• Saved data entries

Start of Block

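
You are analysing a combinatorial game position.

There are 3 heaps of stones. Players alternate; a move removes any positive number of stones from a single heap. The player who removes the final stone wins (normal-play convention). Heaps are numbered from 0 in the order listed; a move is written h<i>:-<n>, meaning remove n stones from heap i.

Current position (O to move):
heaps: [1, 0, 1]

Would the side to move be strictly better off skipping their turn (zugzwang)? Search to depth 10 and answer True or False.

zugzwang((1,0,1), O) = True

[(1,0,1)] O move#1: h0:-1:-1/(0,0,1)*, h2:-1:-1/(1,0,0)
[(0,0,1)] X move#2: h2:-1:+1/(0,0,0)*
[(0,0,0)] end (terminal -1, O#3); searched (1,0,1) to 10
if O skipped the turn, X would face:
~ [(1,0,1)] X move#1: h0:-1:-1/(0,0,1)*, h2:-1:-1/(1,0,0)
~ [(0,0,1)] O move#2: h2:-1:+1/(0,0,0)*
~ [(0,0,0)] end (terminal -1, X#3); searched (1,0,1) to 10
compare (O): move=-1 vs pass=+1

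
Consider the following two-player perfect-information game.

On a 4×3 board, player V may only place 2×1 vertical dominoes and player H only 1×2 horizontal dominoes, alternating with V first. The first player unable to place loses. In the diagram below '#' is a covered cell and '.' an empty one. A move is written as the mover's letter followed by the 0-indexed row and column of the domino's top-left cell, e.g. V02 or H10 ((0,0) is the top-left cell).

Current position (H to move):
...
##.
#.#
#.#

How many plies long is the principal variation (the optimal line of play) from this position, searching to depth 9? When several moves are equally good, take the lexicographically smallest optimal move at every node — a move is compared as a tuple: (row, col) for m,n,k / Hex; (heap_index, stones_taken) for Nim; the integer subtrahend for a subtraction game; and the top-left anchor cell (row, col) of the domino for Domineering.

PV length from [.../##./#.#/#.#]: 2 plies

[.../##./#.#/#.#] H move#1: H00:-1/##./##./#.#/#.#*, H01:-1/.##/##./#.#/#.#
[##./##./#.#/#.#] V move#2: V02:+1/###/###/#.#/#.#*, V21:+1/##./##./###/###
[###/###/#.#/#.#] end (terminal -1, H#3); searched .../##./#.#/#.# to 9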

End of Block
Start of Block

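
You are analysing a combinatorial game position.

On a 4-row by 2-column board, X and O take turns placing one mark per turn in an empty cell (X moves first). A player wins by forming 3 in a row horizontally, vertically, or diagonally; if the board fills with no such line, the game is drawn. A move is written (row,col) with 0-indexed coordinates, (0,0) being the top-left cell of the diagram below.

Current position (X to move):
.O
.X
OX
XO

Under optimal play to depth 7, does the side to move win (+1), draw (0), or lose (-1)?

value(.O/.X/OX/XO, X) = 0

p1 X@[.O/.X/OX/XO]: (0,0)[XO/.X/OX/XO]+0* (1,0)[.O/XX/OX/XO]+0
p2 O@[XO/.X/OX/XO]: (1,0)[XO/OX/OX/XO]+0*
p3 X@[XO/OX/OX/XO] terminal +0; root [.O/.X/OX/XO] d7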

End of Block
Start of Block

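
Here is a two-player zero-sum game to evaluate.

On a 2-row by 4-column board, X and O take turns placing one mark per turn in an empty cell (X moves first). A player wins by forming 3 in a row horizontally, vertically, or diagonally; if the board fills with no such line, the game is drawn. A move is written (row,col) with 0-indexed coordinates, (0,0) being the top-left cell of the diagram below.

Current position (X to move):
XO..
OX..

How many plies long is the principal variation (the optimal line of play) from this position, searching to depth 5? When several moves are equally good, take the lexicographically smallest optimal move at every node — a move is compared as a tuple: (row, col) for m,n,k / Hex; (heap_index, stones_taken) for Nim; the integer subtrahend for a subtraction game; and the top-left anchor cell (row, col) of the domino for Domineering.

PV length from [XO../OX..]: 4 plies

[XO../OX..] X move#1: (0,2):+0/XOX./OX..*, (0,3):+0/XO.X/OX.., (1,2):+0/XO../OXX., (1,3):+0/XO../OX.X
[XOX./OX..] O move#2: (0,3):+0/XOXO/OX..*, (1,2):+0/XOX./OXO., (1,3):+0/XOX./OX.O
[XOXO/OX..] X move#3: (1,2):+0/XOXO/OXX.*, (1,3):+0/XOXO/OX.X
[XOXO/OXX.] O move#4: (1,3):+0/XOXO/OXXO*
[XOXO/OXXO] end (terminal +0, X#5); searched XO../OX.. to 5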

End of Block

Every line of the data above that includes "heaps" should be listed.

• TASK OUTPUT
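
There are 3 heaps of stones. Players alternate; a move removes any positive number of stones from a single heap. The player who removes the final stone wins (normal-play convention). Heaps are numbered from 0 in the order listed; a move is written h<i>:-<n>, meaning remove n stones from heap i.
heaps: [1, 0, 1]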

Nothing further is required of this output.